▶ **Assignment**
Each record is to be given again precisely as written.

▶ **Task input**
_ _ _ _
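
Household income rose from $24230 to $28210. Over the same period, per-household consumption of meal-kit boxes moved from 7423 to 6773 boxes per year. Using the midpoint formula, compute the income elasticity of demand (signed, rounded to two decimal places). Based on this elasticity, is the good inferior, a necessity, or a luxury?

-0.60; inferior

%ΔQ = (6773 − 7423)/[( 7423 + 6773)/2] = -650/7098 = -0.091575…
%ΔIncome = (28210 − 24230)/[( 24230 + 28210)/2] = 3980/26220 = 0.151792…
E_income = (-650/7098) / (3980/26220) = -0.6032…
E_income < 0 ⇒ inferior good.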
_ _ _ _
▶ **Task answer**
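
Household income rose from $24230 to $28210. Over the same period, per-household consumption of meal-kit boxes moved from 7423 to 6773 boxes per year. Using the midpoint formula, compute the income elasticity of demand (signed, rounded to two decimal places). Based on this elasticity, is the good inferior, a necessity, or a luxury?

-0.60; inferior

%ΔQ = (6773 − 7423)/[( 7423 + 6773)/2] = -650/7098 = -0.091575…
%ΔIncome = (28210 − 24230)/[( 24230 + 28210)/2] = 3980/26220 = 0.151792…
E_income = (-650/7098) / (3980/26220) = -0.6032…
E_income < 0 ⇒ inferior good.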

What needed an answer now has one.